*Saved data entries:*
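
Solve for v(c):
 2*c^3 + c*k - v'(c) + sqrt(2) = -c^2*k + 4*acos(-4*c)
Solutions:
 v(c) = C1 + c^4/2 + c^3*k/3 + c^2*k/2 - 4*c*acos(-4*c) + sqrt(2)*c - sqrt(1 - 16*c^2)


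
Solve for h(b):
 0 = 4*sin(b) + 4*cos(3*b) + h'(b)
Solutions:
 h(b) = C1 - 4*sin(3*b)/3 + 4*cos(b)


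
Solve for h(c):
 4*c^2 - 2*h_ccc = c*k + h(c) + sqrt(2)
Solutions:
 h(c) = C3*exp(-2^(2/3)*c/2) + 4*c^2 - c*k + (C1*sin(2^(2/3)*sqrt(3)*c/4) + C2*cos(2^(2/3)*sqrt(3)*c/4))*exp(2^(2/3)*c/4) - sqrt(2)


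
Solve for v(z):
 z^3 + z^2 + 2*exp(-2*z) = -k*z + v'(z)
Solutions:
 v(z) = C1 + k*z^2/2 + z^4/4 + z^3/3 - exp(-2*z)


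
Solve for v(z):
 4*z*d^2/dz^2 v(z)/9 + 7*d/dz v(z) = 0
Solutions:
 v(z) = C1 + C2/z^(59/4)


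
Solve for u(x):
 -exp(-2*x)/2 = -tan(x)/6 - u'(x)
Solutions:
 u(x) = C1 - log(tan(x)^2 + 1)/12 - exp(-2*x)/4


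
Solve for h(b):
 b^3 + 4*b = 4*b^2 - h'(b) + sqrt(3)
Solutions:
 h(b) = C1 - b^4/4 + 4*b^3/3 - 2*b^2 + sqrt(3)*b


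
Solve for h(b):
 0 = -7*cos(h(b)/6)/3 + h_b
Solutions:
 -7*b/3 - 3*log(sin(h(b)/6) - 1) + 3*log(sin(h(b)/6) + 1) = C1


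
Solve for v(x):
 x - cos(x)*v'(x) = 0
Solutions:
 v(x) = C1 + Integral(x/cos(x), x)


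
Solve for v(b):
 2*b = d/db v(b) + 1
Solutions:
 v(b) = C1 + b^2 - b


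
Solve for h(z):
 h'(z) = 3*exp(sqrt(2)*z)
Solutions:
 h(z) = C1 + 3*sqrt(2)*exp(sqrt(2)*z)/2


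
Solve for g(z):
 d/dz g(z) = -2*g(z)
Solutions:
 g(z) = C1*exp(-2*z)


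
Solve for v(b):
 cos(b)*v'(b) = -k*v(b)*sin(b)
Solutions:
 v(b) = C1*exp(k*log(cos(b)))


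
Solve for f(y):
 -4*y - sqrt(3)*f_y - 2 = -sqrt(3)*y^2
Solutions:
 f(y) = C1 + y^3/3 - 2*sqrt(3)*y^2/3 - 2*sqrt(3)*y/3


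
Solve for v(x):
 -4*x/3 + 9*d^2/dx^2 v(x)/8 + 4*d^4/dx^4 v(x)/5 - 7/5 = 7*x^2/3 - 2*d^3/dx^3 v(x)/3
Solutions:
 v(x) = C1 + C2*x + 14*x^4/81 - 464*x^3/2187 - 46796*x^2/98415 + (C3*sin(sqrt(710)*x/24) + C4*cos(sqrt(710)*x/24))*exp(-5*x/12)


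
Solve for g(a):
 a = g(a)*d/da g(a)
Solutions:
 g(a) = -sqrt(C1 + a^2)
 g(a) = sqrt(C1 + a^2)


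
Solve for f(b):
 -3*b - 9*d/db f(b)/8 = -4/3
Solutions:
 f(b) = C1 - 4*b^2/3 + 32*b/27


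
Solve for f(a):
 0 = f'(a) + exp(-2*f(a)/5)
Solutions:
 f(a) = 5*log(-sqrt(C1 - a)) - 5*log(5) + 5*log(10)/2
 f(a) = 5*log(C1 - a)/2 - 5*log(5) + 5*log(10)/2


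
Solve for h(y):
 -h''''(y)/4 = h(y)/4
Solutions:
 h(y) = (C1*sin(sqrt(2)*y/2) + C2*cos(sqrt(2)*y/2))*exp(-sqrt(2)*y/2) + (C3*sin(sqrt(2)*y/2) + C4*cos(sqrt(2)*y/2))*exp(sqrt(2)*y/2)


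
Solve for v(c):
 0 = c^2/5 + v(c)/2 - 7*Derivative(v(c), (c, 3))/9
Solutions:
 v(c) = C3*exp(42^(2/3)*c/14) - 2*c^2/5 + (C1*sin(3*14^(2/3)*3^(1/6)*c/28) + C2*cos(3*14^(2/3)*3^(1/6)*c/28))*exp(-42^(2/3)*c/28)


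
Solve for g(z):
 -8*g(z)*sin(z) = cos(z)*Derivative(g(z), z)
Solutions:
 g(z) = C1*cos(z)^8


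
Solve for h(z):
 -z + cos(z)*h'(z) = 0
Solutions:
 h(z) = C1 + Integral(z/cos(z), z)


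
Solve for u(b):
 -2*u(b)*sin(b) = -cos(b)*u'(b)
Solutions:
 u(b) = C1/cos(b)^2


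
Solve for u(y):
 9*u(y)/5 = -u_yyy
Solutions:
 u(y) = C3*exp(-15^(2/3)*y/5) + (C1*sin(3*3^(1/6)*5^(2/3)*y/10) + C2*cos(3*3^(1/6)*5^(2/3)*y/10))*exp(15^(2/3)*y/10)


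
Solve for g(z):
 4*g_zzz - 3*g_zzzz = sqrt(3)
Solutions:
 g(z) = C1 + C2*z + C3*z^2 + C4*exp(4*z/3) + sqrt(3)*z^3/24


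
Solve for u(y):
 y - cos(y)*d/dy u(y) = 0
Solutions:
 u(y) = C1 + Integral(y/cos(y), y)


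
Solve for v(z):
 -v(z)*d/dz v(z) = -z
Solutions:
 v(z) = -sqrt(C1 + z^2)
 v(z) = sqrt(C1 + z^2)


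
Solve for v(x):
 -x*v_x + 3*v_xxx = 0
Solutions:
 v(x) = C1 + Integral(C2*airyai(3^(2/3)*x/3) + C3*airybi(3^(2/3)*x/3), x)


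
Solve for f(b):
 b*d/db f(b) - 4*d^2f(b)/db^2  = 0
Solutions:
 f(b) = C1 + C2*erfi(sqrt(2)*b/4)


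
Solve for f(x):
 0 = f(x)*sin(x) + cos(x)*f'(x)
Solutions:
 f(x) = C1*cos(x)


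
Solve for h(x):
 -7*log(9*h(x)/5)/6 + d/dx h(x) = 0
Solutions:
 -6*Integral(1/(log(_y) - log(5) + 2*log(3)), (_y, h(x)))/7 = C1 - x


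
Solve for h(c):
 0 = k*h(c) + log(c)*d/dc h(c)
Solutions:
 h(c) = C1*exp(-k*li(c))


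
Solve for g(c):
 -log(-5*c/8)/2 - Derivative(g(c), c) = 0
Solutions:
 g(c) = C1 - c*log(-c)/2 + c*(-log(5) + 1 + 3*log(2))/2


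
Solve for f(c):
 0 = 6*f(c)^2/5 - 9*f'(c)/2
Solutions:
 f(c) = -15/(C1 + 4*c)


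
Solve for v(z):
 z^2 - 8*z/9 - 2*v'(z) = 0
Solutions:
 v(z) = C1 + z^3/6 - 2*z^2/9


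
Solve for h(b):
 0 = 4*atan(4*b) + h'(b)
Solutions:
 h(b) = C1 - 4*b*atan(4*b) + log(16*b^2 + 1)/2


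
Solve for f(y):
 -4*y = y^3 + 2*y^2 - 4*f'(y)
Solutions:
 f(y) = C1 + y^4/16 + y^3/6 + y^2/2


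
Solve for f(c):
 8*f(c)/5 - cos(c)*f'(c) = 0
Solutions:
 f(c) = C1*(sin(c) + 1)^(4/5)/(sin(c) - 1)^(4/5)


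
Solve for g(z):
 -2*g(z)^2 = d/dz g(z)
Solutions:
 g(z) = 1/(C1 + 2*z)


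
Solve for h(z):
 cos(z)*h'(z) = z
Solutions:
 h(z) = C1 + Integral(z/cos(z), z)


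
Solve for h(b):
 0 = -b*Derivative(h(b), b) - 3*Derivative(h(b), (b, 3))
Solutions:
 h(b) = C1 + Integral(C2*airyai(-3^(2/3)*b/3) + C3*airybi(-3^(2/3)*b/3), b)


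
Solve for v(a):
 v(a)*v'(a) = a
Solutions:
 v(a) = -sqrt(C1 + a^2)
 v(a) = sqrt(C1 + a^2)


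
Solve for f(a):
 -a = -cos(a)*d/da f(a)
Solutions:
 f(a) = C1 + Integral(a/cos(a), a)


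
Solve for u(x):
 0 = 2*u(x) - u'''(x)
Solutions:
 u(x) = C3*exp(2^(1/3)*x) + (C1*sin(2^(1/3)*sqrt(3)*x/2) + C2*cos(2^(1/3)*sqrt(3)*x/2))*exp(-2^(1/3)*x/2)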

*Exercise objective:*
All lines of the entries containing the string "Derivative" must be shown in full.

*Response area:*
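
 0 = c^2/5 + v(c)/2 - 7*Derivative(v(c), (c, 3))/9
 -8*g(z)*sin(z) = cos(z)*Derivative(g(z), z)
 -log(-5*c/8)/2 - Derivative(g(c), c) = 0
 0 = -b*Derivative(h(b), b) - 3*Derivative(h(b), (b, 3))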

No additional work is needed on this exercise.